*** Opening of WORKING DATA ***

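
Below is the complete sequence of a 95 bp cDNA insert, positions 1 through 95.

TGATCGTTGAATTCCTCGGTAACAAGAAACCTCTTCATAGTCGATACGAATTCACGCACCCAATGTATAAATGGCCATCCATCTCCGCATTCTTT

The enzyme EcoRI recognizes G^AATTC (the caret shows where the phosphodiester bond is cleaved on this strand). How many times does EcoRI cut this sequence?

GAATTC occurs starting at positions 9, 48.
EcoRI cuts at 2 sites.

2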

*** Close of WORKING DATA ***
*** Opening of WORKING DATA ***

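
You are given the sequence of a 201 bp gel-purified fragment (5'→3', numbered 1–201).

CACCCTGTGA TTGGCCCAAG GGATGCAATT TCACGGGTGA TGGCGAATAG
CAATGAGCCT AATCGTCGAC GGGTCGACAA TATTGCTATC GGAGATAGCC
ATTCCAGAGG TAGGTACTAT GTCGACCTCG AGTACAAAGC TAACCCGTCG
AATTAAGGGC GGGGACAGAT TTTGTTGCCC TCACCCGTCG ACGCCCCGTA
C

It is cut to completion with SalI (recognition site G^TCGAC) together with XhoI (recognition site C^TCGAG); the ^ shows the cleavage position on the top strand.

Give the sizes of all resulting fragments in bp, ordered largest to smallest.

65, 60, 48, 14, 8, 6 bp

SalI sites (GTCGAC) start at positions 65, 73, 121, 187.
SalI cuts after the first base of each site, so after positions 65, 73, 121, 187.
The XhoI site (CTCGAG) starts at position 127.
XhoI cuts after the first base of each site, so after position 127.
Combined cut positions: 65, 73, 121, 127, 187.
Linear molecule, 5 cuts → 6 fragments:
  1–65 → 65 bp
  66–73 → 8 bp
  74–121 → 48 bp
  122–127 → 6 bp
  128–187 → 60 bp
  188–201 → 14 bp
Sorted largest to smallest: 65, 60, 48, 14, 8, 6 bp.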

*** Close of WORKING DATA ***
*** Opening of WORKING DATA ***

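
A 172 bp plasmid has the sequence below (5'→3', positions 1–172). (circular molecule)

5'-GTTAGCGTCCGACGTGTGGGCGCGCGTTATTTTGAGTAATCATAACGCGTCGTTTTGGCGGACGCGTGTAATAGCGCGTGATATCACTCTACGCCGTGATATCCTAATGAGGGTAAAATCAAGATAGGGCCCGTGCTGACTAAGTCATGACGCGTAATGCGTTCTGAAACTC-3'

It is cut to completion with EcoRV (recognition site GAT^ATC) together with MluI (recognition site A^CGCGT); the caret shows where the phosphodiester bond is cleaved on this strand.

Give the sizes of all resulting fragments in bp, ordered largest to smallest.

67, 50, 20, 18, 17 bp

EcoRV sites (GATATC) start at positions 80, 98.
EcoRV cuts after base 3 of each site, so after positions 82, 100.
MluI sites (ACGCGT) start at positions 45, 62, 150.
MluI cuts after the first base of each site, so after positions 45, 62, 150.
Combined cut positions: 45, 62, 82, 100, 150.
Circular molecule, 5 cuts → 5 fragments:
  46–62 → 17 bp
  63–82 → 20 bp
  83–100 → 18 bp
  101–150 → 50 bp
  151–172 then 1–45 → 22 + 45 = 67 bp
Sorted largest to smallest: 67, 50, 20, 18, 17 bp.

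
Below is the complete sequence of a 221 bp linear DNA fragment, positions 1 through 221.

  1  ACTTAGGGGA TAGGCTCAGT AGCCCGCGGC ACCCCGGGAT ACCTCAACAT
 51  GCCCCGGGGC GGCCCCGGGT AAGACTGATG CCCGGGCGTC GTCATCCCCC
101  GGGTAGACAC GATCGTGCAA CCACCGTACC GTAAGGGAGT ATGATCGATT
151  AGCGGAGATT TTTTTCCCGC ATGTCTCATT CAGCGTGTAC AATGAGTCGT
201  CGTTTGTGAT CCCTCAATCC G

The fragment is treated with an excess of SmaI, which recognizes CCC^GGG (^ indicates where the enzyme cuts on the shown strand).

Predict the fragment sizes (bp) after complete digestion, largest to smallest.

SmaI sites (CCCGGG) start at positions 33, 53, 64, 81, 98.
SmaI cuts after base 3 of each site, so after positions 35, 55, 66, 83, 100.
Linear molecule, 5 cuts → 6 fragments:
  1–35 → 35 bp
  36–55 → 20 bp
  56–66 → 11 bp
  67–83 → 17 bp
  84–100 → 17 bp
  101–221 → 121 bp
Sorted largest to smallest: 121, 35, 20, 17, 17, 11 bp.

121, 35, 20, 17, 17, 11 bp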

*** Close of WORKING DATA ***

WHAT TO DO
Whenever the word "together" occurs in a line of the records, that line counts toward the total; state the total only.

EXPECTED OUTPUT
2